- Aim of the exercise: Reproduce the entries shown below only from the line with "The following parts" down to the line with "Step 4: Let", keeping both end lines and copying each one exactly.

- Dataset items:
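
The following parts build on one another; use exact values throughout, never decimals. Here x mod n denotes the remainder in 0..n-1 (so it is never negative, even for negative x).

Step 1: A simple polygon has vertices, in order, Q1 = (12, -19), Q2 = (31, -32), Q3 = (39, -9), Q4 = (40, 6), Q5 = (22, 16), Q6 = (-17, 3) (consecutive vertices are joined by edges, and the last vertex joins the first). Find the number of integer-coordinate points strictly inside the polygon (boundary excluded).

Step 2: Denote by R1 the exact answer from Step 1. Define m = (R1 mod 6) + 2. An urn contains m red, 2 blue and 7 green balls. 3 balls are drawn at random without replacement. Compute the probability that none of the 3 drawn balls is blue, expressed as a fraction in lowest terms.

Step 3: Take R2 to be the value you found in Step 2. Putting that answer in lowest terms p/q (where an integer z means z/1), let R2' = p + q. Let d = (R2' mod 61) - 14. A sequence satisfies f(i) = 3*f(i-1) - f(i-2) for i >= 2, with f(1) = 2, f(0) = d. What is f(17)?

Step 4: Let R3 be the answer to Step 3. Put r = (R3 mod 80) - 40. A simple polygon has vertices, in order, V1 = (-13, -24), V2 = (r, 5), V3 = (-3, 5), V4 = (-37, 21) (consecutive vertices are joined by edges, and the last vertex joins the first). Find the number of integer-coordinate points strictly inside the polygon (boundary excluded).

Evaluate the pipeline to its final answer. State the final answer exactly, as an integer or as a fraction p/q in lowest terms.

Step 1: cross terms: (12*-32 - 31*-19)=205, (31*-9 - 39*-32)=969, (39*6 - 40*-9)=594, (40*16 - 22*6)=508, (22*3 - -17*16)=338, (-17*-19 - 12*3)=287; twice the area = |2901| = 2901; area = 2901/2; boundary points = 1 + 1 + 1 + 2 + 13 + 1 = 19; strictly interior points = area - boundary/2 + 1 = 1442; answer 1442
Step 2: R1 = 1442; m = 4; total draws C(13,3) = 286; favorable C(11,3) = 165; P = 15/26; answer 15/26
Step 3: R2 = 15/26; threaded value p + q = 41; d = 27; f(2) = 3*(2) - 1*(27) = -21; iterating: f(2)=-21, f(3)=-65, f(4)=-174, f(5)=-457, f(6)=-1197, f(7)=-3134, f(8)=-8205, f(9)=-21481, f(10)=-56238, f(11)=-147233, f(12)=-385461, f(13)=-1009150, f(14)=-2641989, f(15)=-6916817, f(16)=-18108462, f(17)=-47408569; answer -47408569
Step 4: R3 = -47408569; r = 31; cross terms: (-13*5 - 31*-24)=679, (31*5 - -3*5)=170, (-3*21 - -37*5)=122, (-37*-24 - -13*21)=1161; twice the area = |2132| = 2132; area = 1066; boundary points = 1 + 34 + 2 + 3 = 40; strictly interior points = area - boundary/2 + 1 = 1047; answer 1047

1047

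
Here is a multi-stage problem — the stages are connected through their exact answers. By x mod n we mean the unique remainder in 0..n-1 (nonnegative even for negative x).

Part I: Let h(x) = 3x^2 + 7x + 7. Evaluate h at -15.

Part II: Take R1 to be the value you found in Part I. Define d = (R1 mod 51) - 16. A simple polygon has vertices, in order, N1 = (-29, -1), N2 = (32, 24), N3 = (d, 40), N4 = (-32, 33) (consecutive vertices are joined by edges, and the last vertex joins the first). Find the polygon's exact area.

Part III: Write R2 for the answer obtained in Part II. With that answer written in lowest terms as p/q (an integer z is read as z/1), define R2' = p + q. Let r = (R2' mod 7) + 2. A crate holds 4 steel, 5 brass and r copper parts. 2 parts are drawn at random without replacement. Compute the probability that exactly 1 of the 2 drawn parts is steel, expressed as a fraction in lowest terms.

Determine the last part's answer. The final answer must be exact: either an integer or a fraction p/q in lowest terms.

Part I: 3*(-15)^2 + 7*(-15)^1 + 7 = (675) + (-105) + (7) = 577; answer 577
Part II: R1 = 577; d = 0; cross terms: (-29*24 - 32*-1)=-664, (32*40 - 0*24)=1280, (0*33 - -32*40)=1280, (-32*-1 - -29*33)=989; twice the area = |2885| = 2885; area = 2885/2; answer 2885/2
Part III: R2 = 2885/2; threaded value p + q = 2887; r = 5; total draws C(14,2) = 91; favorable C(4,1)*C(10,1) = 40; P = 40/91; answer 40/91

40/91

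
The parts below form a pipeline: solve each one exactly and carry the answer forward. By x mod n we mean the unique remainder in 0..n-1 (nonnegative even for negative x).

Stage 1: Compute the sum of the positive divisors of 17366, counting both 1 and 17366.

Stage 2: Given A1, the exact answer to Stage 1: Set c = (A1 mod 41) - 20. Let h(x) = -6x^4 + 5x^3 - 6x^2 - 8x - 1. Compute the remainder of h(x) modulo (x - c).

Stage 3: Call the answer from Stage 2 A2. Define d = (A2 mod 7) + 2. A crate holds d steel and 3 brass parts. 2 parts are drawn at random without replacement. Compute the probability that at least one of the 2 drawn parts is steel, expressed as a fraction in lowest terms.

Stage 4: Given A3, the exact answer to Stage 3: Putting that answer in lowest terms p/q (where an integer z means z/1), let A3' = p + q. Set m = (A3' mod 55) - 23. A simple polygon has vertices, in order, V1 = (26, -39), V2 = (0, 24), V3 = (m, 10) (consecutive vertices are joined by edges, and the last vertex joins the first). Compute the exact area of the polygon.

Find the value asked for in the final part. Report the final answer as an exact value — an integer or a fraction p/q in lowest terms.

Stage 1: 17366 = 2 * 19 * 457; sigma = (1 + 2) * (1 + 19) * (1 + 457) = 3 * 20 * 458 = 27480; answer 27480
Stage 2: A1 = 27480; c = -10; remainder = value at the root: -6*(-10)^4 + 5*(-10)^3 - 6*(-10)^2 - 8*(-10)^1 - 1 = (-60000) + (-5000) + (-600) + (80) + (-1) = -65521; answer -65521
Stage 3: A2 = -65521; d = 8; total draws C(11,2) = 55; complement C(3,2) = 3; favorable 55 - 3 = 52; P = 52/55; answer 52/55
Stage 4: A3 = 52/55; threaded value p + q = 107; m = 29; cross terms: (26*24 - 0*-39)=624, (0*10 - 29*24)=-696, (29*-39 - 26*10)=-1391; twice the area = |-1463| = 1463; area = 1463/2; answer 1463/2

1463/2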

--

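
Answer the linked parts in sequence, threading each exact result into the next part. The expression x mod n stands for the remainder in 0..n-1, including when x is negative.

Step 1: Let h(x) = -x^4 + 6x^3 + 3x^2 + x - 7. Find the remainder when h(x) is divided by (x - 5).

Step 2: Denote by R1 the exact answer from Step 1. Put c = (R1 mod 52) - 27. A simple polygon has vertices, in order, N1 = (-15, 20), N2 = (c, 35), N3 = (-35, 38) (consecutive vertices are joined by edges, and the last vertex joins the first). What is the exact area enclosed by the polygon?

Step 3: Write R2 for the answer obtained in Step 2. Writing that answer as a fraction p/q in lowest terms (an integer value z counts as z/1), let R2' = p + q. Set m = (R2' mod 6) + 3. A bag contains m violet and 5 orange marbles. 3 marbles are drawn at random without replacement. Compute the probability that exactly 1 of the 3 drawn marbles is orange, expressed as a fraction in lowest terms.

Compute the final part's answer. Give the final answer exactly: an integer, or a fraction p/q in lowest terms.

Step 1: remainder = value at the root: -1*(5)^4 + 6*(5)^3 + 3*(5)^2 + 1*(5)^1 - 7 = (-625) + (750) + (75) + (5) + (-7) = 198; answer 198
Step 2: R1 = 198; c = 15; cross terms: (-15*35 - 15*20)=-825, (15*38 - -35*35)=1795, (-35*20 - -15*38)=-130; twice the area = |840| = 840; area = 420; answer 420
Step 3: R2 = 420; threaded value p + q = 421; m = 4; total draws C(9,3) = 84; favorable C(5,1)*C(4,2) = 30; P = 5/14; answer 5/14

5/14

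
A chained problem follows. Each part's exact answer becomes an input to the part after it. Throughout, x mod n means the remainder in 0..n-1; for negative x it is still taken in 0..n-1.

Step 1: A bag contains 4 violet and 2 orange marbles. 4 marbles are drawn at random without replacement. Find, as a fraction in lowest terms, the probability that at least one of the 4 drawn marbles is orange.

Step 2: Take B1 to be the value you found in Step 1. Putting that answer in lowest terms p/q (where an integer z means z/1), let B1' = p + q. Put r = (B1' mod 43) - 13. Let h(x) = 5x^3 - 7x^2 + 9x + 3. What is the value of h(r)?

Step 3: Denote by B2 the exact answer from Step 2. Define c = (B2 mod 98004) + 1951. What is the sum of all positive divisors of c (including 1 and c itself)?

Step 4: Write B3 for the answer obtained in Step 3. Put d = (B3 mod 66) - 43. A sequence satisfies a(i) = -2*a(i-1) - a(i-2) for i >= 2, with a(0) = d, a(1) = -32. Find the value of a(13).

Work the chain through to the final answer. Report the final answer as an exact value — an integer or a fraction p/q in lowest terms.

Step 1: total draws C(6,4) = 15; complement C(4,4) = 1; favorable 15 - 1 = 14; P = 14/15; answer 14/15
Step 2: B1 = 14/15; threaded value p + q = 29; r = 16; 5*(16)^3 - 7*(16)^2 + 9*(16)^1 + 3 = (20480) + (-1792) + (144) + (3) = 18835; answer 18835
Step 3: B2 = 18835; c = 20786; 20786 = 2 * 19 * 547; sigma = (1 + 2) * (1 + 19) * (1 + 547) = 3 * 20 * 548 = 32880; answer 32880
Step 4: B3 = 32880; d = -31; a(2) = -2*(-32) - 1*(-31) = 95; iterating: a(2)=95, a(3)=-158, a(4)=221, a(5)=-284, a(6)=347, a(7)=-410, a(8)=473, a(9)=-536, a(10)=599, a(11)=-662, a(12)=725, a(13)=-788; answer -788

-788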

- Answer below:
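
The following parts build on one another; use exact values throughout, never decimals. Here x mod n denotes the remainder in 0..n-1 (so it is never negative, even for negative x).

Step 1: A simple polygon has vertices, in order, Q1 = (12, -19), Q2 = (31, -32), Q3 = (39, -9), Q4 = (40, 6), Q5 = (22, 16), Q6 = (-17, 3) (consecutive vertices are joined by edges, and the last vertex joins the first). Find the number of integer-coordinate points strictly inside the polygon (boundary excluded).

Step 2: Denote by R1 the exact answer from Step 1. Define m = (R1 mod 6) + 2. An urn contains m red, 2 blue and 7 green balls. 3 balls are drawn at random without replacement. Compute the probability that none of the 3 drawn balls is blue, expressed as a fraction in lowest terms.

Step 3: Take R2 to be the value you found in Step 2. Putting that answer in lowest terms p/q (where an integer z means z/1), let R2' = p + q. Let d = (R2' mod 61) - 14. A sequence satisfies f(i) = 3*f(i-1) - f(i-2) for i >= 2, with f(1) = 2, f(0) = d. What is f(17)?

Step 4: Let R3 be the answer to Step 3. Put r = (R3 mod 80) - 40. A simple polygon has vertices, in order, V1 = (-13, -24), V2 = (r, 5), V3 = (-3, 5), V4 = (-37, 21) (consecutive vertices are joined by edges, and the last vertex joins the first). Find the number of integer-coordinate points strictly inside the polygon (boundary excluded).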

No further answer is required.